-- Record extracts follows --

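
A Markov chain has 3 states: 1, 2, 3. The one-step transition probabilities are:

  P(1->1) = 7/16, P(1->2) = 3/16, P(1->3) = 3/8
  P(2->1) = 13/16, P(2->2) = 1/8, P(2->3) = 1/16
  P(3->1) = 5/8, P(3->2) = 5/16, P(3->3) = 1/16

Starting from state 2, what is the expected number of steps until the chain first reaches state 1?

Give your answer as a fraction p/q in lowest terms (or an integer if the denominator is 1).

Answer: 256/205

Derivation:
Let h_i = expected steps to first reach 1 from state i.
Boundary: h_1 = 0.
First-step equations for the other states:
  h_2 = 1 + 13/16*h_1 + 1/8*h_2 + 1/16*h_3
  h_3 = 1 + 5/8*h_1 + 5/16*h_2 + 1/16*h_3

Substituting h_1 = 0 and rearranging gives the linear system (I - Q) h = 1:
  [7/8, -1/16] . (h_2, h_3) = 1
  [-5/16, 15/16] . (h_2, h_3) = 1

Solving yields:
  h_2 = 256/205
  h_3 = 304/205

Starting state is 2, so the expected hitting time is h_2 = 256/205.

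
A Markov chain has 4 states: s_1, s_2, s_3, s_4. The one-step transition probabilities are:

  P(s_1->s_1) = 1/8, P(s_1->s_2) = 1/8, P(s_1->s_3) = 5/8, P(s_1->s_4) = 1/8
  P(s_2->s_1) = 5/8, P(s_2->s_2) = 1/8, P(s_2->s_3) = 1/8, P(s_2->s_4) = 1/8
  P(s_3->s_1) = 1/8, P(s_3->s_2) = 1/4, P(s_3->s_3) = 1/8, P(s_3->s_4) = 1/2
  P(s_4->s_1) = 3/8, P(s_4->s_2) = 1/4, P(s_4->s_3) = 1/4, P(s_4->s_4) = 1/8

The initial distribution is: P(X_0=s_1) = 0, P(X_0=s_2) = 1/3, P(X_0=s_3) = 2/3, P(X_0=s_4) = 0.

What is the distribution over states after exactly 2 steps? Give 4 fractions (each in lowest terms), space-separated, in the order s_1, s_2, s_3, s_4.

Propagating the distribution step by step (d_{t+1} = d_t * P):
d_0 = (s_1=0, s_2=1/3, s_3=2/3, s_4=0)
  d_1[s_1] = 0*1/8 + 1/3*5/8 + 2/3*1/8 + 0*3/8 = 7/24
  d_1[s_2] = 0*1/8 + 1/3*1/8 + 2/3*1/4 + 0*1/4 = 5/24
  d_1[s_3] = 0*5/8 + 1/3*1/8 + 2/3*1/8 + 0*1/4 = 1/8
  d_1[s_4] = 0*1/8 + 1/3*1/8 + 2/3*1/2 + 0*1/8 = 3/8
d_1 = (s_1=7/24, s_2=5/24, s_3=1/8, s_4=3/8)
  d_2[s_1] = 7/24*1/8 + 5/24*5/8 + 1/8*1/8 + 3/8*3/8 = 31/96
  d_2[s_2] = 7/24*1/8 + 5/24*1/8 + 1/8*1/4 + 3/8*1/4 = 3/16
  d_2[s_3] = 7/24*5/8 + 5/24*1/8 + 1/8*1/8 + 3/8*1/4 = 61/192
  d_2[s_4] = 7/24*1/8 + 5/24*1/8 + 1/8*1/2 + 3/8*1/8 = 11/64
d_2 = (s_1=31/96, s_2=3/16, s_3=61/192, s_4=11/64)

Answer: 31/96 3/16 61/192 11/64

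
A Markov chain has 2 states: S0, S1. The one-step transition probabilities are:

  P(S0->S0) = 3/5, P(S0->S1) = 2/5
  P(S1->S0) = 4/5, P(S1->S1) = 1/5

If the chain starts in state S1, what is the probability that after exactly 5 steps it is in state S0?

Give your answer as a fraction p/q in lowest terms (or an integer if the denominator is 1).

Answer: 2084/3125

Derivation:
Computing P^5 by repeated multiplication:
P^1 =
  S0: [3/5, 2/5]
  S1: [4/5, 1/5]
P^2 =
  S0: [17/25, 8/25]
  S1: [16/25, 9/25]
P^3 =
  S0: [83/125, 42/125]
  S1: [84/125, 41/125]
P^4 =
  S0: [417/625, 208/625]
  S1: [416/625, 209/625]
P^5 =
  S0: [2083/3125, 1042/3125]
  S1: [2084/3125, 1041/3125]

(P^5)[S1 -> S0] = 2084/3125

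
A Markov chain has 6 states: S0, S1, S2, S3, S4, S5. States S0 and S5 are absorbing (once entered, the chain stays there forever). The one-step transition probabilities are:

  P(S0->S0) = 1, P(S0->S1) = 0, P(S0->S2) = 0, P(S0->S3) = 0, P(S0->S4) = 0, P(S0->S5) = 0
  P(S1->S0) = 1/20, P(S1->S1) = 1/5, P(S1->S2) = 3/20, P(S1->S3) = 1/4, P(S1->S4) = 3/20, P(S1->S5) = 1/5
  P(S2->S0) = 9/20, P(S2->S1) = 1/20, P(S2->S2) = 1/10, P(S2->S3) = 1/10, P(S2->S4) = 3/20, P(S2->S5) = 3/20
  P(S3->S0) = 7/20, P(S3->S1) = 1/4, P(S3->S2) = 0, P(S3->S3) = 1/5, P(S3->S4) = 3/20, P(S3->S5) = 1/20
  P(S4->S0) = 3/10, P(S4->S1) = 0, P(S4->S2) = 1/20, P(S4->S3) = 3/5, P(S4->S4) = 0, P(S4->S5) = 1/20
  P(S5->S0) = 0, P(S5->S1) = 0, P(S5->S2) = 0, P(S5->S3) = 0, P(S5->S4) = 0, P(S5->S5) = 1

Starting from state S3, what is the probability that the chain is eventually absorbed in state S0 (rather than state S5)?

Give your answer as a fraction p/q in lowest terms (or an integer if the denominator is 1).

Let a_i = P(absorbed in S0 | start in state i).
Boundary conditions: a_S0 = 1, a_S5 = 0.
For each transient state i, a_i = sum_j P(i->j) * a_j:
  a_S1 = 1/20*a_S0 + 1/5*a_S1 + 3/20*a_S2 + 1/4*a_S3 + 3/20*a_S4 + 1/5*a_S5
  a_S2 = 9/20*a_S0 + 1/20*a_S1 + 1/10*a_S2 + 1/10*a_S3 + 3/20*a_S4 + 3/20*a_S5
  a_S3 = 7/20*a_S0 + 1/4*a_S1 + 0*a_S2 + 1/5*a_S3 + 3/20*a_S4 + 1/20*a_S5
  a_S4 = 3/10*a_S0 + 0*a_S1 + 1/20*a_S2 + 3/5*a_S3 + 0*a_S4 + 1/20*a_S5

Substituting a_S0 = 1 and a_S5 = 0, rearrange to (I - Q) a = r where r[i] = P(i -> S0):
  [4/5, -3/20, -1/4, -3/20] . (a_S1, a_S2, a_S3, a_S4) = 1/20
  [-1/20, 9/10, -1/10, -3/20] . (a_S1, a_S2, a_S3, a_S4) = 9/20
  [-1/4, 0, 4/5, -3/20] . (a_S1, a_S2, a_S3, a_S4) = 7/20
  [0, -1/20, -3/5, 1] . (a_S1, a_S2, a_S3, a_S4) = 3/10

Solving yields:
  a_S1 = 6623/11113
  a_S2 = 8366/11113
  a_S3 = 8603/11113
  a_S4 = 8914/11113

Starting state is S3, so the absorption probability is a_S3 = 8603/11113.

Answer: 8603/11113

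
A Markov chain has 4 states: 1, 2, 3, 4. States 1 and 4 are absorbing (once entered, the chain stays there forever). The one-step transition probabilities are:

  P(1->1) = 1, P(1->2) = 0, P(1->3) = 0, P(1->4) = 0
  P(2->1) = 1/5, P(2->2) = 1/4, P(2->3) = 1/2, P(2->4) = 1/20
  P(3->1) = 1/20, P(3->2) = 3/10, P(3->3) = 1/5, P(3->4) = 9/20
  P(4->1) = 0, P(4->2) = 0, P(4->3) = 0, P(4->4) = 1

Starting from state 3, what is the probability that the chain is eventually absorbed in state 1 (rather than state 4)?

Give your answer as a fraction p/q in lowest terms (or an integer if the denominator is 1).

Let a_i = P(absorbed in 1 | start in state i).
Boundary conditions: a_1 = 1, a_4 = 0.
For each transient state i, a_i = sum_j P(i->j) * a_j:
  a_2 = 1/5*a_1 + 1/4*a_2 + 1/2*a_3 + 1/20*a_4
  a_3 = 1/20*a_1 + 3/10*a_2 + 1/5*a_3 + 9/20*a_4

Substituting a_1 = 1 and a_4 = 0, rearrange to (I - Q) a = r where r[i] = P(i -> 1):
  [3/4, -1/2] . (a_2, a_3) = 1/5
  [-3/10, 4/5] . (a_2, a_3) = 1/20

Solving yields:
  a_2 = 37/90
  a_3 = 13/60

Starting state is 3, so the absorption probability is a_3 = 13/60.

Answer: 13/60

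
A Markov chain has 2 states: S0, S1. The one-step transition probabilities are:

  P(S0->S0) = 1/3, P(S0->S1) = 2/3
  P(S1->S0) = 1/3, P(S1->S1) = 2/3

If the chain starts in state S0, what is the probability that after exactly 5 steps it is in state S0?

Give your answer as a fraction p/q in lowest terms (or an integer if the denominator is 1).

Computing P^5 by repeated multiplication:
P^1 =
  S0: [1/3, 2/3]
  S1: [1/3, 2/3]
P^2 =
  S0: [1/3, 2/3]
  S1: [1/3, 2/3]
P^3 =
  S0: [1/3, 2/3]
  S1: [1/3, 2/3]
P^4 =
  S0: [1/3, 2/3]
  S1: [1/3, 2/3]
P^5 =
  S0: [1/3, 2/3]
  S1: [1/3, 2/3]

(P^5)[S0 -> S0] = 1/3

Answer: 1/3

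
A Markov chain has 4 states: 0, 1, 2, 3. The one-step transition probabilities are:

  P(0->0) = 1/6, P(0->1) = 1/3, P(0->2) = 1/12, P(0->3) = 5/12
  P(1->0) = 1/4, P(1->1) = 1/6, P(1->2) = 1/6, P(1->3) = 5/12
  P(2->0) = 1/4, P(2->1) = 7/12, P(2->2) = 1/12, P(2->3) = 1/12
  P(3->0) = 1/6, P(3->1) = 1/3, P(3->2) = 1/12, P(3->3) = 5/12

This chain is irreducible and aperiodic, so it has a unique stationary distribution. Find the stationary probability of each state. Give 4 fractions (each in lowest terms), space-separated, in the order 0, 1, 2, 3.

The stationary distribution satisfies pi = pi * P, i.e.:
  pi_0 = 1/6*pi_0 + 1/4*pi_1 + 1/4*pi_2 + 1/6*pi_3
  pi_1 = 1/3*pi_0 + 1/6*pi_1 + 7/12*pi_2 + 1/3*pi_3
  pi_2 = 1/12*pi_0 + 1/6*pi_1 + 1/12*pi_2 + 1/12*pi_3
  pi_3 = 5/12*pi_0 + 5/12*pi_1 + 1/12*pi_2 + 5/12*pi_3
with normalization: pi_0 + pi_1 + pi_2 + pi_3 = 1.

Using the first 3 balance equations plus normalization, the linear system A*pi = b is:
  [-5/6, 1/4, 1/4, 1/6] . pi = 0
  [1/3, -5/6, 7/12, 1/3] . pi = 0
  [1/12, 1/6, -11/12, 1/12] . pi = 0
  [1, 1, 1, 1] . pi = 1

Solving yields:
  pi_0 = 133/660
  pi_1 = 17/55
  pi_2 = 6/55
  pi_3 = 251/660

Verification (pi * P):
  133/660*1/6 + 17/55*1/4 + 6/55*1/4 + 251/660*1/6 = 133/660 = pi_0  (ok)
  133/660*1/3 + 17/55*1/6 + 6/55*7/12 + 251/660*1/3 = 17/55 = pi_1  (ok)
  133/660*1/12 + 17/55*1/6 + 6/55*1/12 + 251/660*1/12 = 6/55 = pi_2  (ok)
  133/660*5/12 + 17/55*5/12 + 6/55*1/12 + 251/660*5/12 = 251/660 = pi_3  (ok)

Answer: 133/660 17/55 6/55 251/660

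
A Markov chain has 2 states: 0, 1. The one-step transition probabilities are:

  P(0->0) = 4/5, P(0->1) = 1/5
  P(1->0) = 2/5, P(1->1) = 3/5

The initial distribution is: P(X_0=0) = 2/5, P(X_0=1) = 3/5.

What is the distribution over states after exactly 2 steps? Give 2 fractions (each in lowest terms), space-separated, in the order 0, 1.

Answer: 78/125 47/125

Derivation:
Propagating the distribution step by step (d_{t+1} = d_t * P):
d_0 = (0=2/5, 1=3/5)
  d_1[0] = 2/5*4/5 + 3/5*2/5 = 14/25
  d_1[1] = 2/5*1/5 + 3/5*3/5 = 11/25
d_1 = (0=14/25, 1=11/25)
  d_2[0] = 14/25*4/5 + 11/25*2/5 = 78/125
  d_2[1] = 14/25*1/5 + 11/25*3/5 = 47/125
d_2 = (0=78/125, 1=47/125)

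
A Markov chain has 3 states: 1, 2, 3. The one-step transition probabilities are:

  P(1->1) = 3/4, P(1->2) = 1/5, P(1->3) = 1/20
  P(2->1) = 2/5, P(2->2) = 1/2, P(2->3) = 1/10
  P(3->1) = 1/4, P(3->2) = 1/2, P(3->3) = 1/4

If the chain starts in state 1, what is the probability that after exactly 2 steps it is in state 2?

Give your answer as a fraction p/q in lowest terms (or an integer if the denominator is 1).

Answer: 11/40

Derivation:
Computing P^2 by repeated multiplication:
P^1 =
  1: [3/4, 1/5, 1/20]
  2: [2/5, 1/2, 1/10]
  3: [1/4, 1/2, 1/4]
P^2 =
  1: [131/200, 11/40, 7/100]
  2: [21/40, 19/50, 19/200]
  3: [9/20, 17/40, 1/8]

(P^2)[1 -> 2] = 11/40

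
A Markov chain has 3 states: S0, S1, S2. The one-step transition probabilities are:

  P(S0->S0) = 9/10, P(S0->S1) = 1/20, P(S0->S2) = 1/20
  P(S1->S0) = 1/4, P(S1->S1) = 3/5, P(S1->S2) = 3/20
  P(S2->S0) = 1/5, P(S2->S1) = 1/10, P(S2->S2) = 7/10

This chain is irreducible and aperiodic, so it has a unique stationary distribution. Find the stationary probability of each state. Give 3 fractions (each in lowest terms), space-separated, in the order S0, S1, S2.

The stationary distribution satisfies pi = pi * P, i.e.:
  pi_S0 = 9/10*pi_S0 + 1/4*pi_S1 + 1/5*pi_S2
  pi_S1 = 1/20*pi_S0 + 3/5*pi_S1 + 1/10*pi_S2
  pi_S2 = 1/20*pi_S0 + 3/20*pi_S1 + 7/10*pi_S2
with normalization: pi_S0 + pi_S1 + pi_S2 = 1.

Using the first 2 balance equations plus normalization, the linear system A*pi = b is:
  [-1/10, 1/4, 1/5] . pi = 0
  [1/20, -2/5, 1/10] . pi = 0
  [1, 1, 1] . pi = 1

Solving yields:
  pi_S0 = 42/61
  pi_S1 = 8/61
  pi_S2 = 11/61

Verification (pi * P):
  42/61*9/10 + 8/61*1/4 + 11/61*1/5 = 42/61 = pi_S0  (ok)
  42/61*1/20 + 8/61*3/5 + 11/61*1/10 = 8/61 = pi_S1  (ok)
  42/61*1/20 + 8/61*3/20 + 11/61*7/10 = 11/61 = pi_S2  (ok)

Answer: 42/61 8/61 11/61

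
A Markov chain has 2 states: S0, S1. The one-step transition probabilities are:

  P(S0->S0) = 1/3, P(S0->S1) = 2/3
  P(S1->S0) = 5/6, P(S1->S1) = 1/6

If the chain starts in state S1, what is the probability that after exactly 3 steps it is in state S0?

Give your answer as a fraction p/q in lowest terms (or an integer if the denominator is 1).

Answer: 5/8

Derivation:
Computing P^3 by repeated multiplication:
P^1 =
  S0: [1/3, 2/3]
  S1: [5/6, 1/6]
P^2 =
  S0: [2/3, 1/3]
  S1: [5/12, 7/12]
P^3 =
  S0: [1/2, 1/2]
  S1: [5/8, 3/8]

(P^3)[S1 -> S0] = 5/8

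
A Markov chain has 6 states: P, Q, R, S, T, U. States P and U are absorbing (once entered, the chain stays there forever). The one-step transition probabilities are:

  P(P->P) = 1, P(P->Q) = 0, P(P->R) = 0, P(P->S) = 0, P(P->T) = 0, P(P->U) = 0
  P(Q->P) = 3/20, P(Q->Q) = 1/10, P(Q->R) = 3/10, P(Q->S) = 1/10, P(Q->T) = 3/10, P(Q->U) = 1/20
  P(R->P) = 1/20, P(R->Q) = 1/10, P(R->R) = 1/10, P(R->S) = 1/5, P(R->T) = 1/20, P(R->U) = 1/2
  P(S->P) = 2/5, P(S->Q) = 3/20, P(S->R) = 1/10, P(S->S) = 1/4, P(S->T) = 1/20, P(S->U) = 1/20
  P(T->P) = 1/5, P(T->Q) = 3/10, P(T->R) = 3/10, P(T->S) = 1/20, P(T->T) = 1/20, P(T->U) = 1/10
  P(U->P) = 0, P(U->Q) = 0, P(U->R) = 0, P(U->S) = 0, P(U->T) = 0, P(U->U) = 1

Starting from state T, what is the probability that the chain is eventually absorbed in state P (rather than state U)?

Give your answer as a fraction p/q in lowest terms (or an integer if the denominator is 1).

Answer: 17132/33995

Derivation:
Let a_i = P(absorbed in P | start in state i).
Boundary conditions: a_P = 1, a_U = 0.
For each transient state i, a_i = sum_j P(i->j) * a_j:
  a_Q = 3/20*a_P + 1/10*a_Q + 3/10*a_R + 1/10*a_S + 3/10*a_T + 1/20*a_U
  a_R = 1/20*a_P + 1/10*a_Q + 1/10*a_R + 1/5*a_S + 1/20*a_T + 1/2*a_U
  a_S = 2/5*a_P + 3/20*a_Q + 1/10*a_R + 1/4*a_S + 1/20*a_T + 1/20*a_U
  a_T = 1/5*a_P + 3/10*a_Q + 3/10*a_R + 1/20*a_S + 1/20*a_T + 1/10*a_U

Substituting a_P = 1 and a_U = 0, rearrange to (I - Q) a = r where r[i] = P(i -> P):
  [9/10, -3/10, -1/10, -3/10] . (a_Q, a_R, a_S, a_T) = 3/20
  [-1/10, 9/10, -1/5, -1/20] . (a_Q, a_R, a_S, a_T) = 1/20
  [-3/20, -1/10, 3/4, -1/20] . (a_Q, a_R, a_S, a_T) = 2/5
  [-3/10, -3/10, -1/20, 19/20] . (a_Q, a_R, a_S, a_T) = 1/5

Solving yields:
  a_Q = 17434/33995
  a_R = 20271/67990
  a_S = 24111/33995
  a_T = 17132/33995

Starting state is T, so the absorption probability is a_T = 17132/33995.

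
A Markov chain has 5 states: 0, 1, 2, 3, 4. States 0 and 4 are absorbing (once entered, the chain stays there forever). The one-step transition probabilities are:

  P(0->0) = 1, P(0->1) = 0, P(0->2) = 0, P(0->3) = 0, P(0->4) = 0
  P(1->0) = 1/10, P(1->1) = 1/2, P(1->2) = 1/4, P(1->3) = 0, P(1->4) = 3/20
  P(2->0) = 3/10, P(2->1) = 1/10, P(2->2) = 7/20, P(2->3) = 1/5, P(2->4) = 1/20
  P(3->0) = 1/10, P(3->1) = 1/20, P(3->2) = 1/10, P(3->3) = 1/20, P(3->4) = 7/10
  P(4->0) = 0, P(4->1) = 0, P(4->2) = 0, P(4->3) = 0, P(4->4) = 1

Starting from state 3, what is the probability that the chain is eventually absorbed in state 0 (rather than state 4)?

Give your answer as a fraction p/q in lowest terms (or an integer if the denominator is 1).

Let a_i = P(absorbed in 0 | start in state i).
Boundary conditions: a_0 = 1, a_4 = 0.
For each transient state i, a_i = sum_j P(i->j) * a_j:
  a_1 = 1/10*a_0 + 1/2*a_1 + 1/4*a_2 + 0*a_3 + 3/20*a_4
  a_2 = 3/10*a_0 + 1/10*a_1 + 7/20*a_2 + 1/5*a_3 + 1/20*a_4
  a_3 = 1/10*a_0 + 1/20*a_1 + 1/10*a_2 + 1/20*a_3 + 7/10*a_4

Substituting a_0 = 1 and a_4 = 0, rearrange to (I - Q) a = r where r[i] = P(i -> 0):
  [1/2, -1/4, 0] . (a_1, a_2, a_3) = 1/10
  [-1/10, 13/20, -1/5] . (a_1, a_2, a_3) = 3/10
  [-1/20, -1/10, 19/20] . (a_1, a_2, a_3) = 1/10

Solving yields:
  a_1 = 272/545
  a_2 = 326/545
  a_3 = 106/545

Starting state is 3, so the absorption probability is a_3 = 106/545.

Answer: 106/545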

-- Record extracts concluded --

◆ What is being asked: Using the entries above, give again exactly the lines from the line holding "P(S3->S0) = 7/20, P(S3->S1)" through the line holding "P(1->1) = 1, P(1->2)". Include both end lines and nothing else.

◆ Response to the task:
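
  P(S3->S0) = 7/20, P(S3->S1) = 1/4, P(S3->S2) = 0, P(S3->S3) = 1/5, P(S3->S4) = 3/20, P(S3->S5) = 1/20
  P(S4->S0) = 3/10, P(S4->S1) = 0, P(S4->S2) = 1/20, P(S4->S3) = 3/5, P(S4->S4) = 0, P(S4->S5) = 1/20
  P(S5->S0) = 0, P(S5->S1) = 0, P(S5->S2) = 0, P(S5->S3) = 0, P(S5->S4) = 0, P(S5->S5) = 1

Starting from state S3, what is the probability that the chain is eventually absorbed in state S0 (rather than state S5)?

Give your answer as a fraction p/q in lowest terms (or an integer if the denominator is 1).

Let a_i = P(absorbed in S0 | start in state i).
Boundary conditions: a_S0 = 1, a_S5 = 0.
For each transient state i, a_i = sum_j P(i->j) * a_j:
  a_S1 = 1/20*a_S0 + 1/5*a_S1 + 3/20*a_S2 + 1/4*a_S3 + 3/20*a_S4 + 1/5*a_S5
  a_S2 = 9/20*a_S0 + 1/20*a_S1 + 1/10*a_S2 + 1/10*a_S3 + 3/20*a_S4 + 3/20*a_S5
  a_S3 = 7/20*a_S0 + 1/4*a_S1 + 0*a_S2 + 1/5*a_S3 + 3/20*a_S4 + 1/20*a_S5
  a_S4 = 3/10*a_S0 + 0*a_S1 + 1/20*a_S2 + 3/5*a_S3 + 0*a_S4 + 1/20*a_S5

Substituting a_S0 = 1 and a_S5 = 0, rearrange to (I - Q) a = r where r[i] = P(i -> S0):
  [4/5, -3/20, -1/4, -3/20] . (a_S1, a_S2, a_S3, a_S4) = 1/20
  [-1/20, 9/10, -1/10, -3/20] . (a_S1, a_S2, a_S3, a_S4) = 9/20
  [-1/4, 0, 4/5, -3/20] . (a_S1, a_S2, a_S3, a_S4) = 7/20
  [0, -1/20, -3/5, 1] . (a_S1, a_S2, a_S3, a_S4) = 3/10

Solving yields:
  a_S1 = 6623/11113
  a_S2 = 8366/11113
  a_S3 = 8603/11113
  a_S4 = 8914/11113

Starting state is S3, so the absorption probability is a_S3 = 8603/11113.

Answer: 8603/11113

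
A Markov chain has 4 states: 1, 2, 3, 4. States 1 and 4 are absorbing (once entered, the chain stays there forever). The one-step transition probabilities are:

  P(1->1) = 1, P(1->2) = 0, P(1->3) = 0, P(1->4) = 0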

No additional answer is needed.